PROBLEM => Write out every line exactly, from the first line of the records below through the line that contains "State: -i|00⟩".

-- DATA EXTRACTS follows --

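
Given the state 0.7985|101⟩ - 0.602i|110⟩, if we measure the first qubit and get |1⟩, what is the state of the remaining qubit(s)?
0.7985|01⟩ - 0.602i|10⟩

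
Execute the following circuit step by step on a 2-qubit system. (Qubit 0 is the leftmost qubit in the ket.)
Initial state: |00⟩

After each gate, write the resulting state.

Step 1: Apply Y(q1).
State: i|01⟩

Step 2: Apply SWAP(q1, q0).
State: i|10⟩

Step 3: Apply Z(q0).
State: -i|10⟩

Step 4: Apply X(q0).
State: -i|00⟩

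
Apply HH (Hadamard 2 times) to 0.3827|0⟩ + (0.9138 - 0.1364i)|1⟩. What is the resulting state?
0.3827|0⟩ + (0.9138 - 0.1364i)|1⟩

H² = I, so an even number of Hadamards cancels: H^2 = I and the state is unchanged.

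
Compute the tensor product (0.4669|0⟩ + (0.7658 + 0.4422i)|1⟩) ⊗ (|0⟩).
0.4669|00⟩ + (0.7658 + 0.4422i)|10⟩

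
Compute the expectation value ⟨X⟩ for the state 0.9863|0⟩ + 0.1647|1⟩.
0.3249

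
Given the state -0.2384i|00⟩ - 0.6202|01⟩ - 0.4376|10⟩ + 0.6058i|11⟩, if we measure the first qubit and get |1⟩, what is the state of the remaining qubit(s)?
-0.5856|0⟩ + 0.8106i|1⟩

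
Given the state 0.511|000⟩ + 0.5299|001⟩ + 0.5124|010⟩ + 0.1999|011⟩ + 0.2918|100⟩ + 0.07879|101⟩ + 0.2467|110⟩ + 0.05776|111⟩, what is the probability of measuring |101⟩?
0.006208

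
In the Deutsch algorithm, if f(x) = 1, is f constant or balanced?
Constant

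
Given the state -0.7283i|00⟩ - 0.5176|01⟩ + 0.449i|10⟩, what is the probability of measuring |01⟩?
0.2679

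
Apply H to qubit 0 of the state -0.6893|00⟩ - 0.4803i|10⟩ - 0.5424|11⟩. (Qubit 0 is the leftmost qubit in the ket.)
(-0.4874 - 0.3396i)|00⟩ - 0.3835|01⟩ + (-0.4874 + 0.3396i)|10⟩ + 0.3835|11⟩

H on qubit 0 mixes each pair of kets that differ only in qubit 0: amplitudes (a, b) of (|…0…⟩, |…1…⟩) become ((a + b)/√2, (a − b)/√2). Kets absent from the input have amplitude 0.
(|00⟩, |10⟩): (a, b) = (-0.6893, -0.4803i) → ((-0.4874 - 0.3396i), (-0.4874 + 0.3396i))
(|01⟩, |11⟩): (a, b) = (0, -0.5424) → (-0.3835, 0.3835)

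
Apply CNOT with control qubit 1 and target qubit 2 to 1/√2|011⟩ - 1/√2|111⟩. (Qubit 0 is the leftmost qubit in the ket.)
1/√2|010⟩ - 1/√2|110⟩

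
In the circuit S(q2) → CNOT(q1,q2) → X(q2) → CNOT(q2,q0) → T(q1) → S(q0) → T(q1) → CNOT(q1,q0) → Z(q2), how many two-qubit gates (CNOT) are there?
3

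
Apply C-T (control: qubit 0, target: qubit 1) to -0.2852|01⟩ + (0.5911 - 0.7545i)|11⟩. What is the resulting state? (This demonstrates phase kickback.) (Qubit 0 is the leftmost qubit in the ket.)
-0.2852|01⟩ + (0.9515 - 0.1155i)|11⟩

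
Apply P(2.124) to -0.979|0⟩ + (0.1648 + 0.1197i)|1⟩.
-0.979|0⟩ + (-0.1884 + 0.07733i)|1⟩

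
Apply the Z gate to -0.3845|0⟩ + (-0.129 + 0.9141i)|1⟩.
-0.3845|0⟩ + (0.129 - 0.9141i)|1⟩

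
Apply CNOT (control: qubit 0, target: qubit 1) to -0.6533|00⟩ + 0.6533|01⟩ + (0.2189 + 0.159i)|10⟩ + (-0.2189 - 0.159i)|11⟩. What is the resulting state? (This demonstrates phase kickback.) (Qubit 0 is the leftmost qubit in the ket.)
-0.6533|00⟩ + 0.6533|01⟩ + (-0.2189 - 0.159i)|10⟩ + (0.2189 + 0.159i)|11⟩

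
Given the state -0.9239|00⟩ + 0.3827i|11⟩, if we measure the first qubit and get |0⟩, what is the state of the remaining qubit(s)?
-|0⟩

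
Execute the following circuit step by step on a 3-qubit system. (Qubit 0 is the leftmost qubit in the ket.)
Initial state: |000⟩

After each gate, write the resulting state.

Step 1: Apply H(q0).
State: 1/√2|000⟩ + 1/√2|100⟩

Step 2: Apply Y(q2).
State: (1/√2)i|001⟩ + (1/√2)i|101⟩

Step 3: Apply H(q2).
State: (1/2)i|000⟩ - (1/2)i|001⟩ + (1/2)i|100⟩ - (1/2)i|101⟩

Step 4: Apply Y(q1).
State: -1/2|010⟩ + 1/2|011⟩ - 1/2|110⟩ + 1/2|111⟩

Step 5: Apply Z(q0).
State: -1/2|010⟩ + 1/2|011⟩ + 1/2|110⟩ - 1/2|111⟩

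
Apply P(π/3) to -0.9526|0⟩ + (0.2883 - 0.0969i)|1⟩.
-0.9526|0⟩ + (0.2281 + 0.2012i)|1⟩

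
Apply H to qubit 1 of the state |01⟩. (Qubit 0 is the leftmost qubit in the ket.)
1/√2|00⟩ - 1/√2|01⟩

H on qubit 1 mixes each pair of kets that differ only in qubit 1: amplitudes (a, b) of (|…0…⟩, |…1…⟩) become ((a + b)/√2, (a − b)/√2). Kets absent from the input have amplitude 0.
(|00⟩, |01⟩): (a, b) = (0, 1) → (1/√2, -1/√2)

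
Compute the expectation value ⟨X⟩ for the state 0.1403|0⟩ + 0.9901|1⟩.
0.2778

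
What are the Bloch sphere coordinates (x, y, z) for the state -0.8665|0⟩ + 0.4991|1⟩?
(-0.8649, 0, 0.5017)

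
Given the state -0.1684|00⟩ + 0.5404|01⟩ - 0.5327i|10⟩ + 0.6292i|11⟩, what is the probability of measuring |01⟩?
0.292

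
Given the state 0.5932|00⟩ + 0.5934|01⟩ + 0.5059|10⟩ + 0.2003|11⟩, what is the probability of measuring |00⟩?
0.3519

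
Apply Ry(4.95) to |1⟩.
-0.6183|0⟩ - 0.7859|1⟩

Ry(4.95) = [[cos(θ/2), −sin(θ/2)], [sin(θ/2), cos(θ/2)]]; θ = 4.95, cos(θ/2) ≈ -0.785933, sin(θ/2) ≈ 0.618312.
With a = amp(|0⟩) = 0 and b = amp(|1⟩) = 1:
new amp(|0⟩) = (-0.785933)·a + (-0.618312)·b = -0.6183
new amp(|1⟩) = (0.618312)·a + (-0.785933)·b = -0.7859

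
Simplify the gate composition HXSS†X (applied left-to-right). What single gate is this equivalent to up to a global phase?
H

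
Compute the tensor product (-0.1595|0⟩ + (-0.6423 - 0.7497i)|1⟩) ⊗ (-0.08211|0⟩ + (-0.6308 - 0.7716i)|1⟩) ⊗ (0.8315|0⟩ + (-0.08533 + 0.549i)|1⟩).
0.01089|000⟩ + (-0.001118 + 0.00719i)|001⟩ + (0.08366 + 0.1023i)|010⟩ + (-0.07615 + 0.04473i)|011⟩ + (0.04385 + 0.05119i)|100⟩ + (-0.0383 + 0.0237i)|101⟩ + (-0.1441 + 0.8053i)|110⟩ + (-0.5169 - 0.1778i)|111⟩

amp(|b₁b₂…⟩) = product of the factor amplitudes for bits b₁, b₂, …; only kets whose every factor amplitude is nonzero survive.
|000⟩: (-0.1595)(-0.08211)(0.8315) = 0.01089
|001⟩: (-0.1595)(-0.08211)(-0.08533 + 0.549i) = (-0.001118 + 0.00719i)
|010⟩: (-0.1595)(-0.6308 - 0.7716i)(0.8315) = (0.08366 + 0.1023i)
|011⟩: (-0.1595)(-0.6308 - 0.7716i)(-0.08533 + 0.549i) = (-0.07615 + 0.04473i)
|100⟩: (-0.6423 - 0.7497i)(-0.08211)(0.8315) = (0.04385 + 0.05119i)
|101⟩: (-0.6423 - 0.7497i)(-0.08211)(-0.08533 + 0.549i) = (-0.0383 + 0.0237i)
|110⟩: (-0.6423 - 0.7497i)(-0.6308 - 0.7716i)(0.8315) = (-0.1441 + 0.8053i)
|111⟩: (-0.6423 - 0.7497i)(-0.6308 - 0.7716i)(-0.08533 + 0.549i) = (-0.5169 - 0.1778i)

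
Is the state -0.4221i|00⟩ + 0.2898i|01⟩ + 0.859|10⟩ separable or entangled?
Entangled

Writing the state as a|00⟩ + b|01⟩ + c|10⟩ + d|11⟩, it is a product state iff ad − bc = 0.
Here (a, b, c, d) = (-0.4221i, 0.2898i, 0.859, 0): ad − bc = (-0.4221i)(0) − (0.2898i)(0.859) = -0.2489i ≠ 0, so the state is entangled.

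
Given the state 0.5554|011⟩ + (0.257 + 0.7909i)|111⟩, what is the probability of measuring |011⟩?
0.3085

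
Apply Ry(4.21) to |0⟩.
-0.5092|0⟩ + 0.8607|1⟩

Ry(4.21) = [[cos(θ/2), −sin(θ/2)], [sin(θ/2), cos(θ/2)]]; θ = 4.21, cos(θ/2) ≈ -0.509156, sin(θ/2) ≈ 0.860674.
With a = amp(|0⟩) = 1 and b = amp(|1⟩) = 0:
new amp(|0⟩) = (-0.509156)·a + (-0.860674)·b = -0.5092
new amp(|1⟩) = (0.860674)·a + (-0.509156)·b = 0.8607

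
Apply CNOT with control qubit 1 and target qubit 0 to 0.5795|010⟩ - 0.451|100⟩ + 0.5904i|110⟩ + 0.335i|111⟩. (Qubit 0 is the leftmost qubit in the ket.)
0.5904i|010⟩ + 0.335i|011⟩ - 0.451|100⟩ + 0.5795|110⟩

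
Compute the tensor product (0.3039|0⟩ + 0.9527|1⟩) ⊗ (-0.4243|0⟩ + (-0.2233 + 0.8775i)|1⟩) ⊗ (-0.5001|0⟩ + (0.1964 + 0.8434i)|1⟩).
0.06449|000⟩ + (-0.02532 - 0.1088i)|001⟩ + (0.03394 - 0.1334i)|010⟩ + (-0.2382 - 0.004859i)|011⟩ + 0.2022|100⟩ + (-0.07939 - 0.3409i)|101⟩ + (0.1064 - 0.4181i)|110⟩ + (-0.7469 - 0.01523i)|111⟩

amp(|b₁b₂…⟩) = product of the factor amplitudes for bits b₁, b₂, …; only kets whose every factor amplitude is nonzero survive.
|000⟩: (0.3039)(-0.4243)(-0.5001) = 0.06449
|001⟩: (0.3039)(-0.4243)(0.1964 + 0.8434i) = (-0.02532 - 0.1088i)
|010⟩: (0.3039)(-0.2233 + 0.8775i)(-0.5001) = (0.03394 - 0.1334i)
|011⟩: (0.3039)(-0.2233 + 0.8775i)(0.1964 + 0.8434i) = (-0.2382 - 0.004859i)
|100⟩: (0.9527)(-0.4243)(-0.5001) = 0.2022
|101⟩: (0.9527)(-0.4243)(0.1964 + 0.8434i) = (-0.07939 - 0.3409i)
|110⟩: (0.9527)(-0.2233 + 0.8775i)(-0.5001) = (0.1064 - 0.4181i)
|111⟩: (0.9527)(-0.2233 + 0.8775i)(0.1964 + 0.8434i) = (-0.7469 - 0.01523i)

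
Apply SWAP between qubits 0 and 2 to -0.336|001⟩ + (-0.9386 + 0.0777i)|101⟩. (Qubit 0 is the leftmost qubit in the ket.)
-0.336|100⟩ + (-0.9386 + 0.0777i)|101⟩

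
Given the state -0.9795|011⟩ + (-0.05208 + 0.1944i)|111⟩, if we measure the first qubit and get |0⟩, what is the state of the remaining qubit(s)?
-|11⟩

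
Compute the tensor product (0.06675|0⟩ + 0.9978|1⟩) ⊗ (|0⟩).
0.06675|00⟩ + 0.9978|10⟩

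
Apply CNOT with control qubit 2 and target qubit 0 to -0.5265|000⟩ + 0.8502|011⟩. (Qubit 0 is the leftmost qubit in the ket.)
-0.5265|000⟩ + 0.8502|111⟩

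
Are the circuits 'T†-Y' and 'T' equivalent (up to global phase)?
No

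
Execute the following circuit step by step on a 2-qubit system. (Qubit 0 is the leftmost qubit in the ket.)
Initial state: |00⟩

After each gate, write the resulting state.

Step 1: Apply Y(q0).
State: i|10⟩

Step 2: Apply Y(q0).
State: |00⟩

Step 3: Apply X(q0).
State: |10⟩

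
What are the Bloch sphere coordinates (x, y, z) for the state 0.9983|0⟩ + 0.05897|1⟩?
(0.1177, 0, 0.9931)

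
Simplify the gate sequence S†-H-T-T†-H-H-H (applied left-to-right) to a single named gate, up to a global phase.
S†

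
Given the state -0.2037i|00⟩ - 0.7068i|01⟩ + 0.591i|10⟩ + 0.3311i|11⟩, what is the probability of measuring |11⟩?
0.1096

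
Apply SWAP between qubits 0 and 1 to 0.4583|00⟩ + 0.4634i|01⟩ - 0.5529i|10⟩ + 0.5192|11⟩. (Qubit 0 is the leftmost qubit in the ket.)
0.4583|00⟩ - 0.5529i|01⟩ + 0.4634i|10⟩ + 0.5192|11⟩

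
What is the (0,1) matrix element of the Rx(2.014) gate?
-0.8452i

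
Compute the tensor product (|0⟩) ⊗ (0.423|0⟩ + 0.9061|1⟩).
0.423|00⟩ + 0.9061|01⟩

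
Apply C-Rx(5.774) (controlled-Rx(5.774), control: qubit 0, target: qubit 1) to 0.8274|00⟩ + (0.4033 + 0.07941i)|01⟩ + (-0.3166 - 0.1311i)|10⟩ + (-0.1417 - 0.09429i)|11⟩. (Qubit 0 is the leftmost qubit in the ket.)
0.8274|00⟩ + (0.4033 + 0.07941i)|01⟩ + (0.2826 + 0.1626i)|10⟩ + (0.1041 + 0.171i)|11⟩

C-Rx(5.774) leaves the control-|0⟩ kets |00⟩, |01⟩ unchanged and applies Rx(5.774) to qubit 1 on the control-|1⟩ pair (|10⟩, |11⟩).
Rx(5.774) = [[cos(θ/2), −i·sin(θ/2)], [−i·sin(θ/2), cos(θ/2)]]; θ = 5.774, cos(θ/2) ≈ -0.967766, sin(θ/2) ≈ 0.251851.
With a = amp(|10⟩) = (-0.3166 - 0.1311i) and b = amp(|11⟩) = (-0.1417 - 0.09429i):
new amp(|10⟩) = (-0.967766)·a + (-0.251851i)·b = (0.2826 + 0.1626i)
new amp(|11⟩) = (-0.251851i)·a + (-0.967766)·b = (0.1041 + 0.171i)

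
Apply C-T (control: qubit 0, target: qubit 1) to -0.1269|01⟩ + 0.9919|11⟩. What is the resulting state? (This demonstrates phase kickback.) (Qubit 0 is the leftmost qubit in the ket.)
-0.1269|01⟩ + (0.7014 + 0.7014i)|11⟩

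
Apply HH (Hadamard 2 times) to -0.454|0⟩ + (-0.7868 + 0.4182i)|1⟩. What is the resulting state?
-0.454|0⟩ + (-0.7868 + 0.4182i)|1⟩

H² = I, so an even number of Hadamards cancels: H^2 = I and the state is unchanged.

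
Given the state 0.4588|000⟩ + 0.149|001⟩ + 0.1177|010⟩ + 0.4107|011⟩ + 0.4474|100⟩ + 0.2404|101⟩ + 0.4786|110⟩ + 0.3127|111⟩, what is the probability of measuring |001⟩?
0.0222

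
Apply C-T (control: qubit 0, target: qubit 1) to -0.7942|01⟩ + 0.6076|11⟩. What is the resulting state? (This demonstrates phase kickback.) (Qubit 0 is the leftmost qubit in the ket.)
-0.7942|01⟩ + (0.4296 + 0.4296i)|11⟩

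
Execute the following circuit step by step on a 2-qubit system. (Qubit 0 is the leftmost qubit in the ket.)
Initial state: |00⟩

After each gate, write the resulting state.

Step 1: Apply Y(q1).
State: i|01⟩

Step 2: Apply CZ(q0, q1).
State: i|01⟩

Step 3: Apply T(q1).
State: (-1/√2 + (1/√2)i)|01⟩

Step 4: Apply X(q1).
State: (-1/√2 + (1/√2)i)|00⟩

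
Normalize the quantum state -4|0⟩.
-|0⟩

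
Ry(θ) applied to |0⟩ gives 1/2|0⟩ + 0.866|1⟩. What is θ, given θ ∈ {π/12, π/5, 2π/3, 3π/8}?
2π/3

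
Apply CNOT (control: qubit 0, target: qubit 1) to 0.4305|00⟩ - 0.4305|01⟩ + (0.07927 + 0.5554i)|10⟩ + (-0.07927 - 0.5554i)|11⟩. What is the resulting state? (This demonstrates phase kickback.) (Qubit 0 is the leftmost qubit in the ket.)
0.4305|00⟩ - 0.4305|01⟩ + (-0.07927 - 0.5554i)|10⟩ + (0.07927 + 0.5554i)|11⟩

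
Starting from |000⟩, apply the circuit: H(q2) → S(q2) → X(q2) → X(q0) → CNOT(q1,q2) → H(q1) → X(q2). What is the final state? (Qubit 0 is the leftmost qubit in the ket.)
1/2|100⟩ + (1/2)i|101⟩ + 1/2|110⟩ + (1/2)i|111⟩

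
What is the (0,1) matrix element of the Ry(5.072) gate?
-0.5692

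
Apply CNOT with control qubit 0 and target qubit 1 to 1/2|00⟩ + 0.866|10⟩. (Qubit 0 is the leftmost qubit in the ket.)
1/2|00⟩ + 0.866|11⟩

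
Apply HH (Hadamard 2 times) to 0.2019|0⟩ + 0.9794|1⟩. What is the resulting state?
0.2019|0⟩ + 0.9794|1⟩

H² = I, so an even number of Hadamards cancels: H^2 = I and the state is unchanged.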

-- DATA EXTRACTS concluded --

WRITTEN SOLUTION =>
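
Given the state 0.7985|101⟩ - 0.602i|110⟩, if we measure the first qubit and get |1⟩, what is the state of the remaining qubit(s)?
0.7985|01⟩ - 0.602i|10⟩

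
Execute the following circuit step by step on a 2-qubit system. (Qubit 0 is the leftmost qubit in the ket.)
Initial state: |00⟩

After each gate, write the resulting state.

Step 1: Apply Y(q1).
State: i|01⟩

Step 2: Apply SWAP(q1, q0).
State: i|10⟩

Step 3: Apply Z(q0).
State: -i|10⟩

Step 4: Apply X(q0).
State: -i|00⟩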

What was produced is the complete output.